> Exercise objective:
Locate each line in the records containing "Compute". Copy it.

=== Section Start ===

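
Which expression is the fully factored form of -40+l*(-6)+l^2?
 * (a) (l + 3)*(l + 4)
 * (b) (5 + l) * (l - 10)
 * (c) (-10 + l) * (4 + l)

We need to factor -40+l*(-6)+l^2.
The factored form is (-10 + l) * (4 + l).
c) (-10 + l) * (4 + l)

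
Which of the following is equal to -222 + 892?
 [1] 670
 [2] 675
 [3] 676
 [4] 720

-222 + 892 = 670
1) 670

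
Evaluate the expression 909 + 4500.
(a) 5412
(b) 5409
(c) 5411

909 + 4500 = 5409
b) 5409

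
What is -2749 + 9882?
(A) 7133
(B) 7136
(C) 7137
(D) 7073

-2749 + 9882 = 7133
A) 7133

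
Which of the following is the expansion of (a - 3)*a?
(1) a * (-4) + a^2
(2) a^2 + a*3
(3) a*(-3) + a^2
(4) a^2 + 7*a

Expanding (a - 3)*a:
= a*(-3) + a^2
3) a*(-3) + a^2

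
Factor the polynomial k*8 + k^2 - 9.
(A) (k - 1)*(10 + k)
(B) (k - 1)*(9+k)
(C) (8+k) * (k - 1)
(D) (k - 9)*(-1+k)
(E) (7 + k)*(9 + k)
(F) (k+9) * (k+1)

We need to factor k*8 + k^2 - 9.
The factored form is (k - 1)*(9+k).
B) (k - 1)*(9+k)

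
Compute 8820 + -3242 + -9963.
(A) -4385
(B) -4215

First: 8820 + -3242 = 5578
Then: 5578 + -9963 = -4385
A) -4385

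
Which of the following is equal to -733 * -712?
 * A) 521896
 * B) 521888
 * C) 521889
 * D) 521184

-733 * -712 = 521896
A) 521896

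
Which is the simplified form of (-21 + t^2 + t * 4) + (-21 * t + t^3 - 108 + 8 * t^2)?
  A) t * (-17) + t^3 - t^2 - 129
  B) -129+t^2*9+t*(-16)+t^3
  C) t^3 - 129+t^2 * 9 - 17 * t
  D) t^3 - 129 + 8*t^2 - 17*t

Adding the polynomials and combining like terms:
(-21 + t^2 + t*4) + (-21*t + t^3 - 108 + 8*t^2)
= t^3 - 129+t^2 * 9 - 17 * t
C) t^3 - 129+t^2 * 9 - 17 * t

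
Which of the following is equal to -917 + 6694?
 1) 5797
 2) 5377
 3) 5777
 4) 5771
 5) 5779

-917 + 6694 = 5777
3) 5777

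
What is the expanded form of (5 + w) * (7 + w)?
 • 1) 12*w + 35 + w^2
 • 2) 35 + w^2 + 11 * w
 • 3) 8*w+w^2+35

Expanding (5 + w) * (7 + w):
= 12*w + 35 + w^2
1) 12*w + 35 + w^2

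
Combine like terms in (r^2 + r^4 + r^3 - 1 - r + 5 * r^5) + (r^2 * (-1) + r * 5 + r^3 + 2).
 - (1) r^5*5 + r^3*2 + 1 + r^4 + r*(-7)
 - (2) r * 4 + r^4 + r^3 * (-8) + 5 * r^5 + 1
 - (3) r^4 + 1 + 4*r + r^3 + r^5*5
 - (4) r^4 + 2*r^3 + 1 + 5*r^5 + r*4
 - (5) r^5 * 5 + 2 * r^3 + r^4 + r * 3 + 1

Adding the polynomials and combining like terms:
(r^2 + r^4 + r^3 - 1 - r + 5*r^5) + (r^2*(-1) + r*5 + r^3 + 2)
= r^4 + 2*r^3 + 1 + 5*r^5 + r*4
4) r^4 + 2*r^3 + 1 + 5*r^5 + r*4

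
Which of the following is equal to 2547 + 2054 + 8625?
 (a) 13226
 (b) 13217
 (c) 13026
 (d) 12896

First: 2547 + 2054 = 4601
Then: 4601 + 8625 = 13226
a) 13226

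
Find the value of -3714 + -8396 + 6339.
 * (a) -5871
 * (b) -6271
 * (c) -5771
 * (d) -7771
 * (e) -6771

First: -3714 + -8396 = -12110
Then: -12110 + 6339 = -5771
c) -5771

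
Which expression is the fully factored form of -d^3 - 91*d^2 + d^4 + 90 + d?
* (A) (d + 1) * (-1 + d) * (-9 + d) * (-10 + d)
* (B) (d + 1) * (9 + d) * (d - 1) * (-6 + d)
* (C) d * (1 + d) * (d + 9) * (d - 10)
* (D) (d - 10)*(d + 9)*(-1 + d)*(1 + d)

We need to factor -d^3 - 91*d^2 + d^4 + 90 + d.
The factored form is (d - 10)*(d + 9)*(-1 + d)*(1 + d).
D) (d - 10)*(d + 9)*(-1 + d)*(1 + d)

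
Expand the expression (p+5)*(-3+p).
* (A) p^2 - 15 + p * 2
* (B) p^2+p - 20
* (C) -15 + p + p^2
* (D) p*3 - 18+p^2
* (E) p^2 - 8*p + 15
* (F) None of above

Expanding (p+5)*(-3+p):
= p^2 - 15 + p * 2
A) p^2 - 15 + p * 2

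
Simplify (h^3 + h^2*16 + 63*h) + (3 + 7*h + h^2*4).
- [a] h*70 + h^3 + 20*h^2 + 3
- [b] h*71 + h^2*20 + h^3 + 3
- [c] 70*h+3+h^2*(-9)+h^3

Adding the polynomials and combining like terms:
(h^3 + h^2*16 + 63*h) + (3 + 7*h + h^2*4)
= h*70 + h^3 + 20*h^2 + 3
a) h*70 + h^3 + 20*h^2 + 3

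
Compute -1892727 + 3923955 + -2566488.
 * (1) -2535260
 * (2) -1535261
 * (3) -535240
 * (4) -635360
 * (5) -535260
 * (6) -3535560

First: -1892727 + 3923955 = 2031228
Then: 2031228 + -2566488 = -535260
5) -535260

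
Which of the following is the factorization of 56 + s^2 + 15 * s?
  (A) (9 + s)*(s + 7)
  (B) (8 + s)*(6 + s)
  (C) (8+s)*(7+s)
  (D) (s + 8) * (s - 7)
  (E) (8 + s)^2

We need to factor 56 + s^2 + 15 * s.
The factored form is (8+s)*(7+s).
C) (8+s)*(7+s)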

=== Section End ===

> Result for this exercise:
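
Compute 8820 + -3242 + -9963.
Compute -1892727 + 3923955 + -2566488.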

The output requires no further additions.